■ YOUR TASK ■
The expected result is the run of lines from the one containing "18.2 | 28.3 |" to the end of the listing, copied exactly.

■ GIVEN ENTRIES ■
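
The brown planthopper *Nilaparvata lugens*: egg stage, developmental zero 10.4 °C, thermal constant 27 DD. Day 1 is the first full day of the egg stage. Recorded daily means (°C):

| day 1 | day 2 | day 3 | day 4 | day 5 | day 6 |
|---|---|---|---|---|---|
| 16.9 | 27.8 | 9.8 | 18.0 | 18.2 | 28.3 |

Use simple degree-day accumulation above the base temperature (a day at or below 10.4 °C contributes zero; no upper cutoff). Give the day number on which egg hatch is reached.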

■ RESPONSE AREA ■
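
| 16.9 | 27.8 | 9.8 | 18.0 | 18.2 | 28.3 |

Use simple degree-day accumulation above the base temperature (a day at or below 10.4 °C contributes zero; no upper cutoff). Give the day number on which egg hatch is reached.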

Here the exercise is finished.